*YOUR TASK*. Exact repetition is required: output every record in full.

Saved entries
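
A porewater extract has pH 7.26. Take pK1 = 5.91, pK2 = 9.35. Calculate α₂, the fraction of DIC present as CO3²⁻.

α₂ = 1 / (1 + [H⁺]/K2 + [H⁺]²/(K1K2)) = 1 / (1 + 10^+2.09 + 10^+0.74)
   = 1 / (1 + 123.03 + 5.4954) = 1/129.52 = 0.007721

α₂ = 0.00772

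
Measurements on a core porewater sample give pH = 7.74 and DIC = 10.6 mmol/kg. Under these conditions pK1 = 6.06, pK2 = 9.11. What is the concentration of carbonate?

α₂ = 1 / (1 + [H⁺]/K2 + [H⁺]²/(K1K2)) = 1 / (1 + 10^+1.37 + 10^-0.31)
   = 1 / (1 + 23.442 + 0.48978) = 1/24.932 = 0.04011
[CO3²⁻] = α₂ × DIC = 0.04011 × 10.6 = 0.425 mmol/kg

[CO3²⁻] = 0.425 mmol/kg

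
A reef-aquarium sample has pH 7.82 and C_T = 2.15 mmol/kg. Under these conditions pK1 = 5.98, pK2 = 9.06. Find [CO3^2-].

α₂ = 1 / (1 + [H⁺]/K2 + [H⁺]²/(K1K2)) = 1 / (1 + 10^+1.24 + 10^-0.60)
   = 1 / (1 + 17.378 + 0.25119) = 1/18.629 = 0.05368
[CO3²⁻] = α₂ × DIC = 0.05368 × 2.15 = 0.115 mmol/kg

[CO3²⁻] = 0.115 mmol/kg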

*EXERCISE RESPONSE*.
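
A porewater extract has pH 7.26. Take pK1 = 5.91, pK2 = 9.35. Calculate α₂, the fraction of DIC present as CO3²⁻.

α₂ = 1 / (1 + [H⁺]/K2 + [H⁺]²/(K1K2)) = 1 / (1 + 10^+2.09 + 10^+0.74)
   = 1 / (1 + 123.03 + 5.4954) = 1/129.52 = 0.007721

α₂ = 0.00772

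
Measurements on a core porewater sample give pH = 7.74 and DIC = 10.6 mmol/kg. Under these conditions pK1 = 6.06, pK2 = 9.11. What is the concentration of carbonate?

α₂ = 1 / (1 + [H⁺]/K2 + [H⁺]²/(K1K2)) = 1 / (1 + 10^+1.37 + 10^-0.31)
   = 1 / (1 + 23.442 + 0.48978) = 1/24.932 = 0.04011
[CO3²⁻] = α₂ × DIC = 0.04011 × 10.6 = 0.425 mmol/kg

[CO3²⁻] = 0.425 mmol/kg

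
A reef-aquarium sample has pH 7.82 and C_T = 2.15 mmol/kg. Under these conditions pK1 = 5.98, pK2 = 9.06. Find [CO3^2-].

α₂ = 1 / (1 + [H⁺]/K2 + [H⁺]²/(K1K2)) = 1 / (1 + 10^+1.24 + 10^-0.60)
   = 1 / (1 + 17.378 + 0.25119) = 1/18.629 = 0.05368
[CO3²⁻] = α₂ × DIC = 0.05368 × 2.15 = 0.115 mmol/kg

[CO3²⁻] = 0.115 mmol/kg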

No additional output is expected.